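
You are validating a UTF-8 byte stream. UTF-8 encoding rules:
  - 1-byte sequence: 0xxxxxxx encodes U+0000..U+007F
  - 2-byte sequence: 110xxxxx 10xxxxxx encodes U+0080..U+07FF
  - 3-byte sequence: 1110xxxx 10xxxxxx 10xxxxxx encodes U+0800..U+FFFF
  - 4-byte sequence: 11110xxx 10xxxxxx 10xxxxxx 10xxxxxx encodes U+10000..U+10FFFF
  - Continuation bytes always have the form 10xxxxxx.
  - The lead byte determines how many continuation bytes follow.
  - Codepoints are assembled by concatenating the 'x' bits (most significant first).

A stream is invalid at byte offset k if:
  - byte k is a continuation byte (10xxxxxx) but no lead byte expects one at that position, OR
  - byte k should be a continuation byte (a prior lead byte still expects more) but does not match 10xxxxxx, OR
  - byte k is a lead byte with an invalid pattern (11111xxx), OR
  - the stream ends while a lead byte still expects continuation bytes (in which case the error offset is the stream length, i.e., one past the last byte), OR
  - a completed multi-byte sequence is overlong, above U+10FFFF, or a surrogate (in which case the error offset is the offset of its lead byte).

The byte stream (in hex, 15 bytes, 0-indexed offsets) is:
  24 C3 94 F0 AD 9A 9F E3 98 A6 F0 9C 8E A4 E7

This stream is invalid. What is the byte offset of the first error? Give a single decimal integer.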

Try it: Word for word, give back all of the records.

Finished task:
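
You are validating a UTF-8 byte stream. UTF-8 encoding rules:
  - 1-byte sequence: 0xxxxxxx encodes U+0000..U+007F
  - 2-byte sequence: 110xxxxx 10xxxxxx encodes U+0080..U+07FF
  - 3-byte sequence: 1110xxxx 10xxxxxx 10xxxxxx encodes U+0800..U+FFFF
  - 4-byte sequence: 11110xxx 10xxxxxx 10xxxxxx 10xxxxxx encodes U+10000..U+10FFFF
  - Continuation bytes always have the form 10xxxxxx.
  - The lead byte determines how many continuation bytes follow.
  - Codepoints are assembled by concatenating the 'x' bits (most significant first).

A stream is invalid at byte offset k if:
  - byte k is a continuation byte (10xxxxxx) but no lead byte expects one at that position, OR
  - byte k should be a continuation byte (a prior lead byte still expects more) but does not match 10xxxxxx, OR
  - byte k is a lead byte with an invalid pattern (11111xxx), OR
  - the stream ends while a lead byte still expects continuation bytes (in which case the error offset is the stream length, i.e., one past the last byte), OR
  - a completed multi-byte sequence is overlong, above U+10FFFF, or a surrogate (in which case the error offset is the offset of its lead byte).

The byte stream (in hex, 15 bytes, 0-indexed offsets) is:
  24 C3 94 F0 AD 9A 9F E3 98 A6 F0 9C 8E A4 E7

This stream is invalid. What is the byte offset of the first error? Give a single decimal integer.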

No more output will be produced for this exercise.